## Required work
Could you copy every record exactly as it appears?

## Supplied data
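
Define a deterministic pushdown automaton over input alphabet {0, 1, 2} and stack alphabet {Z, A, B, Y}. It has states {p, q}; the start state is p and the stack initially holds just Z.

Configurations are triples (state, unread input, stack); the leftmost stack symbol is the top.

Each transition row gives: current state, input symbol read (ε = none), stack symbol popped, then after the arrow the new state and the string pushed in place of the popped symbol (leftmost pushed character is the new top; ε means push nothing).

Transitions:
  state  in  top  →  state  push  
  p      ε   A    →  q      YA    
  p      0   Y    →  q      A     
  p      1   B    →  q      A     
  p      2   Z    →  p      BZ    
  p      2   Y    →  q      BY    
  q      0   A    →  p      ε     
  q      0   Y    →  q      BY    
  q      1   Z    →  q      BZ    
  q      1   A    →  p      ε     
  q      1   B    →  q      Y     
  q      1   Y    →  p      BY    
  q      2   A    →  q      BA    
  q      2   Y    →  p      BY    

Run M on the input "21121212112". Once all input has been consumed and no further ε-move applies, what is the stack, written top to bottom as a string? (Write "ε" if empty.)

(p, 21121212112, Z) ⊢ (p, 1121212112, BZ) ⊢ (q, 121212112, AZ) ⊢ (p, 21212112, Z) ⊢ (p, 1212112, BZ) ⊢ (q, 212112, AZ) ⊢ (q, 12112, BAZ) ⊢ (q, 2112, YAZ) ⊢ (p, 112, BYAZ) ⊢ (q, 12, AYAZ) ⊢ (p, 2, YAZ) ⊢ (q, ε, BYAZ)
All input consumed in state q with stack BYAZ.

BYAZ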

## Completed exercise
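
Define a deterministic pushdown automaton over input alphabet {0, 1, 2} and stack alphabet {Z, A, B, Y}. It has states {p, q}; the start state is p and the stack initially holds just Z.

Configurations are triples (state, unread input, stack); the leftmost stack symbol is the top.

Each transition row gives: current state, input symbol read (ε = none), stack symbol popped, then after the arrow the new state and the string pushed in place of the popped symbol (leftmost pushed character is the new top; ε means push nothing).

Transitions:
  state  in  top  →  state  push  
  p      ε   A    →  q      YA    
  p      0   Y    →  q      A     
  p      1   B    →  q      A     
  p      2   Z    →  p      BZ    
  p      2   Y    →  q      BY    
  q      0   A    →  p      ε     
  q      0   Y    →  q      BY    
  q      1   Z    →  q      BZ    
  q      1   A    →  p      ε     
  q      1   B    →  q      Y     
  q      1   Y    →  p      BY    
  q      2   A    →  q      BA    
  q      2   Y    →  p      BY    

Run M on the input "21121212112". Once all input has been consumed and no further ε-move applies, what is the stack, written top to bottom as a string? (Write "ε" if empty.)

(p, 21121212112, Z) ⊢ (p, 1121212112, BZ) ⊢ (q, 121212112, AZ) ⊢ (p, 21212112, Z) ⊢ (p, 1212112, BZ) ⊢ (q, 212112, AZ) ⊢ (q, 12112, BAZ) ⊢ (q, 2112, YAZ) ⊢ (p, 112, BYAZ) ⊢ (q, 12, AYAZ) ⊢ (p, 2, YAZ) ⊢ (q, ε, BYAZ)
All input consumed in state q with stack BYAZ.

BYAZ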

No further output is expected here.